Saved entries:
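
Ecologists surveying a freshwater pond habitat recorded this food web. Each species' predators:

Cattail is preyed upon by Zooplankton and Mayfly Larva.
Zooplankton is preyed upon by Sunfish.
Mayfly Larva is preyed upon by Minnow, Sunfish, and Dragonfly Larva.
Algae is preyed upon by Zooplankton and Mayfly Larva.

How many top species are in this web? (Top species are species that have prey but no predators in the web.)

Top species (has prey, but nothing eats it): Dragonfly Larva, Sunfish, Minnow.
Count: 3.

3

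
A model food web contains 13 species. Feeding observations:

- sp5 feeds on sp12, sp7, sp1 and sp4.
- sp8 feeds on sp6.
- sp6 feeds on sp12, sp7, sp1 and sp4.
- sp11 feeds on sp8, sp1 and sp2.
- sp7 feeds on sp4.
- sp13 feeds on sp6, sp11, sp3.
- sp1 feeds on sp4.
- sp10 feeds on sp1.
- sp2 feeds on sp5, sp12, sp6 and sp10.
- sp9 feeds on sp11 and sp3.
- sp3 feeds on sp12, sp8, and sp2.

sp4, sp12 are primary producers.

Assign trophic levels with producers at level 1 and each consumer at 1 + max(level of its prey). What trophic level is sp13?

Trophic level 6

sp4 is a producer → level 1.
sp7 eats sp4 → level 2.
sp6 eats sp7 (level 2); other prey at levels: sp4 1, sp12 1, sp1 2 → level 3.
sp2 eats sp6 (level 3); other prey at levels: sp12 1, sp5 3, sp10 3 → level 4.
sp11 eats sp2 (level 4); other prey at levels: sp1 2, sp8 4 → level 5.
sp13 eats sp11 (level 5); other prey at levels: sp6 3, sp3 5 → level 6.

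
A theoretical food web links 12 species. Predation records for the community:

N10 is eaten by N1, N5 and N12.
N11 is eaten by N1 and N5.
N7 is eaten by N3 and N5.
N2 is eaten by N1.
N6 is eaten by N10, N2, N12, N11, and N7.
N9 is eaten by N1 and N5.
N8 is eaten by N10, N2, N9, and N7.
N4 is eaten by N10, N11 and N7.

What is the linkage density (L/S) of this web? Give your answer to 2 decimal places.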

EXERCISE
The entries are to be repeated exactly, with nothing altered.

RESULT OF THE TASK
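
Ecologists surveying a freshwater pond habitat recorded this food web. Each species' predators:

Cattail is preyed upon by Zooplankton and Mayfly Larva.
Zooplankton is preyed upon by Sunfish.
Mayfly Larva is preyed upon by Minnow, Sunfish, and Dragonfly Larva.
Algae is preyed upon by Zooplankton and Mayfly Larva.

How many top species are in this web? (Top species are species that have prey but no predators in the web.)

Top species (has prey, but nothing eats it): Dragonfly Larva, Sunfish, Minnow.
Count: 3.

3

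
A model food web contains 13 species. Feeding observations:

- sp5 feeds on sp12, sp7, sp1 and sp4.
- sp8 feeds on sp6.
- sp6 feeds on sp12, sp7, sp1 and sp4.
- sp11 feeds on sp8, sp1 and sp2.
- sp7 feeds on sp4.
- sp13 feeds on sp6, sp11, sp3.
- sp1 feeds on sp4.
- sp10 feeds on sp1.
- sp2 feeds on sp5, sp12, sp6 and sp10.
- sp9 feeds on sp11 and sp3.
- sp3 feeds on sp12, sp8, and sp2.

sp4, sp12 are primary producers.

Assign trophic levels with producers at level 1 and each consumer at 1 + max(level of its prey). What trophic level is sp13?

Trophic level 6

sp4 is a producer → level 1.
sp7 eats sp4 → level 2.
sp6 eats sp7 (level 2); other prey at levels: sp4 1, sp12 1, sp1 2 → level 3.
sp2 eats sp6 (level 3); other prey at levels: sp12 1, sp5 3, sp10 3 → level 4.
sp11 eats sp2 (level 4); other prey at levels: sp1 2, sp8 4 → level 5.
sp13 eats sp11 (level 5); other prey at levels: sp6 3, sp3 5 → level 6.

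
A theoretical food web links 12 species. Predation records for the community:

N10 is eaten by N1, N5 and N12.
N11 is eaten by N1 and N5.
N7 is eaten by N3 and N5.
N2 is eaten by N1.
N6 is eaten by N10, N2, N12, N11, and N7.
N9 is eaten by N1 and N5.
N8 is eaten by N10, N2, N9, and N7.
N4 is eaten by N10, N11 and N7.

What is the linkage density (L/S) of this web? Give your answer to 2 decimal places.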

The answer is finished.